Available data =>
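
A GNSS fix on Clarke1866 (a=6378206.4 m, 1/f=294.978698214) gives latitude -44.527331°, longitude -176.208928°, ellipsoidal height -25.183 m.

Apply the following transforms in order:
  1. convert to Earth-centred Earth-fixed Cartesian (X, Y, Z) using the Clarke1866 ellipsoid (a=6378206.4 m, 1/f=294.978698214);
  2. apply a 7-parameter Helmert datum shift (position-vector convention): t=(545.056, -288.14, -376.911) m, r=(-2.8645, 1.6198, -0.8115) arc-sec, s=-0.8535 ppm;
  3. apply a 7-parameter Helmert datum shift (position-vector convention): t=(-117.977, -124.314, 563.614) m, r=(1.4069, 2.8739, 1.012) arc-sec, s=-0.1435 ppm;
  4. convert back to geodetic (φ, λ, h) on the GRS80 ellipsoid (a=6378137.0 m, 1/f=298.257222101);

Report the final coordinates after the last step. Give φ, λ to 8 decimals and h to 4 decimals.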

Problem description => The result consists of the line with "2. apply a 7-parameter" through the last line of the entries above, repeated exactly and with nothing else.

Task solution =>
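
  2. apply a 7-parameter Helmert datum shift (position-vector convention): t=(545.056, -288.14, -376.911) m, r=(-2.8645, 1.6198, -0.8115) arc-sec, s=-0.8535 ppm;
  3. apply a 7-parameter Helmert datum shift (position-vector convention): t=(-117.977, -124.314, 563.614) m, r=(1.4069, 2.8739, 1.012) arc-sec, s=-0.1435 ppm;
  4. convert back to geodetic (φ, λ, h) on the GRS80 ellipsoid (a=6378137.0 m, 1/f=298.257222101);

Report the final coordinates after the last step. Give φ, λ to 8 decimals and h to 4 decimals.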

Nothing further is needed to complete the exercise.